- _WHAT TO PRODUCE_
Once the line containing "A 17.1 ft high" is found in the entries below, restate it and each following line word for word, stopping after the line containing "A 4.2 m concrete".

(DATA FOR THIS TASK Opens)

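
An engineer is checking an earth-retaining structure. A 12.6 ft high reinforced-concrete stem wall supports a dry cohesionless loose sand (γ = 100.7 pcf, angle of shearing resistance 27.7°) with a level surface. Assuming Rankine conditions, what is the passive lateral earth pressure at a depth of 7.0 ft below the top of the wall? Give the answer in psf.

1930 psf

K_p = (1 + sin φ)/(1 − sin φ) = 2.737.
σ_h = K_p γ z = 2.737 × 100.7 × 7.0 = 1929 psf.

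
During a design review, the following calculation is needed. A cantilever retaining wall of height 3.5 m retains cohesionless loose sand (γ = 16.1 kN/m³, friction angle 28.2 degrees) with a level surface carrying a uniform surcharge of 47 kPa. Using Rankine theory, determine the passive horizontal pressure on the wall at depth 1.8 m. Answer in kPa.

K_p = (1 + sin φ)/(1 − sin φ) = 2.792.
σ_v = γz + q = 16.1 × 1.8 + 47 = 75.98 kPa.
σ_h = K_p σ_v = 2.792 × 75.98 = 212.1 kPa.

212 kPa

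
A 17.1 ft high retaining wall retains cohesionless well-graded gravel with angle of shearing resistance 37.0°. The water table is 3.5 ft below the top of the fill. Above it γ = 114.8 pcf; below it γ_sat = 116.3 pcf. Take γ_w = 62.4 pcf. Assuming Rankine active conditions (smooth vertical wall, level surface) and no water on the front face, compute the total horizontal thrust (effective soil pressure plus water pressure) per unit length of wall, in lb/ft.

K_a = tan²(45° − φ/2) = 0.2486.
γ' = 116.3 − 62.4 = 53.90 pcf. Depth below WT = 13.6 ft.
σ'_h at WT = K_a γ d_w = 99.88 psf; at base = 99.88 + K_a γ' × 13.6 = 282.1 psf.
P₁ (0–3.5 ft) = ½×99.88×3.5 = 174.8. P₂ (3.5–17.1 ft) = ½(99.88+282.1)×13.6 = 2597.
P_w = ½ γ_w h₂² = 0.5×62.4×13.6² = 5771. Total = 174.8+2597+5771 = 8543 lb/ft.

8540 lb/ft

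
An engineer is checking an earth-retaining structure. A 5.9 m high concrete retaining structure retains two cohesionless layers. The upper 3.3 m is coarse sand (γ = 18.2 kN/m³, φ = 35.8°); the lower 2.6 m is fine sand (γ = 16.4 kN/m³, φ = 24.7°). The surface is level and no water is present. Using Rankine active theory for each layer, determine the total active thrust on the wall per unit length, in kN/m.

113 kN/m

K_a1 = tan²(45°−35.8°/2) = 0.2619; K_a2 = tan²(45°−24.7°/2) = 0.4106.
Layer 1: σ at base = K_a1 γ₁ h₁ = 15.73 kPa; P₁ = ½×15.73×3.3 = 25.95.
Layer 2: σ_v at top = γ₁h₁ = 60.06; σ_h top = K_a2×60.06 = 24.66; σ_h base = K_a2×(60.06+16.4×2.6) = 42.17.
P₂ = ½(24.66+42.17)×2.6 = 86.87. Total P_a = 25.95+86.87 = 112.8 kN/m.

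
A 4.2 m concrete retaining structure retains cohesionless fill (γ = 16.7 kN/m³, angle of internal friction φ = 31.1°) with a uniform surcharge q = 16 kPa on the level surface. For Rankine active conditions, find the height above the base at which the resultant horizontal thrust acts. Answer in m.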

(DATA FOR THIS TASK Closes)
(DATA FOR THIS TASK Opens)

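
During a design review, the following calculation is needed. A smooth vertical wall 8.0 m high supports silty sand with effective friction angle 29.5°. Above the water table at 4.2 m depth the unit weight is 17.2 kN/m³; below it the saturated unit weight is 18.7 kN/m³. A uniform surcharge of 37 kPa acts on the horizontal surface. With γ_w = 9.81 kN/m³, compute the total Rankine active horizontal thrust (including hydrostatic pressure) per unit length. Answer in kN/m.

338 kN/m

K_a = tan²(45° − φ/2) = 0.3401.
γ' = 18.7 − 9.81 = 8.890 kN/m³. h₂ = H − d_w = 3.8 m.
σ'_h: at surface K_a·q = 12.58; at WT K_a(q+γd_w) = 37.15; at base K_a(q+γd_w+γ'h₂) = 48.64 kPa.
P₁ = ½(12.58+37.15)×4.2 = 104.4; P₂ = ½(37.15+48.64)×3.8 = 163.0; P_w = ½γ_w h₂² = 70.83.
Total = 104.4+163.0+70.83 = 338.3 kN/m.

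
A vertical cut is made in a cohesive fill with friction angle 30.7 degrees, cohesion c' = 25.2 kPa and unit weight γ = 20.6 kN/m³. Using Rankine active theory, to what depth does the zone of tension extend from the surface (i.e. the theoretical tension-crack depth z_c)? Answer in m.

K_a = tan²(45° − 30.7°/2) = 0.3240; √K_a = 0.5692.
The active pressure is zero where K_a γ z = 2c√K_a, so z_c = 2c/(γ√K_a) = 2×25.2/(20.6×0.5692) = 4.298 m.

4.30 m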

(DATA FOR THIS TASK Closes)

- _TASK ANSWER_
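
A 17.1 ft high retaining wall retains cohesionless well-graded gravel with angle of shearing resistance 37.0°. The water table is 3.5 ft below the top of the fill. Above it γ = 114.8 pcf; below it γ_sat = 116.3 pcf. Take γ_w = 62.4 pcf. Assuming Rankine active conditions (smooth vertical wall, level surface) and no water on the front face, compute the total horizontal thrust (effective soil pressure plus water pressure) per unit length of wall, in lb/ft.

K_a = tan²(45° − φ/2) = 0.2486.
γ' = 116.3 − 62.4 = 53.90 pcf. Depth below WT = 13.6 ft.
σ'_h at WT = K_a γ d_w = 99.88 psf; at base = 99.88 + K_a γ' × 13.6 = 282.1 psf.
P₁ (0–3.5 ft) = ½×99.88×3.5 = 174.8. P₂ (3.5–17.1 ft) = ½(99.88+282.1)×13.6 = 2597.
P_w = ½ γ_w h₂² = 0.5×62.4×13.6² = 5771. Total = 174.8+2597+5771 = 8543 lb/ft.

8540 lb/ft

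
An engineer is checking an earth-retaining structure. A 5.9 m high concrete retaining structure retains two cohesionless layers. The upper 3.3 m is coarse sand (γ = 18.2 kN/m³, φ = 35.8°); the lower 2.6 m is fine sand (γ = 16.4 kN/m³, φ = 24.7°). The surface is level and no water is present. Using Rankine active theory for each layer, determine the total active thrust on the wall per unit length, in kN/m.

113 kN/m

K_a1 = tan²(45°−35.8°/2) = 0.2619; K_a2 = tan²(45°−24.7°/2) = 0.4106.
Layer 1: σ at base = K_a1 γ₁ h₁ = 15.73 kPa; P₁ = ½×15.73×3.3 = 25.95.
Layer 2: σ_v at top = γ₁h₁ = 60.06; σ_h top = K_a2×60.06 = 24.66; σ_h base = K_a2×(60.06+16.4×2.6) = 42.17.
P₂ = ½(24.66+42.17)×2.6 = 86.87. Total P_a = 25.95+86.87 = 112.8 kN/m.

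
A 4.2 m concrete retaining structure retains cohesionless fill (γ = 16.7 kN/m³, angle of internal friction φ = 31.1°) with a uniform surcharge q = 16 kPa on the level surface. For Rankine active conditions, find the height above the base at which the resultant horizontal thrust acts. Answer in m.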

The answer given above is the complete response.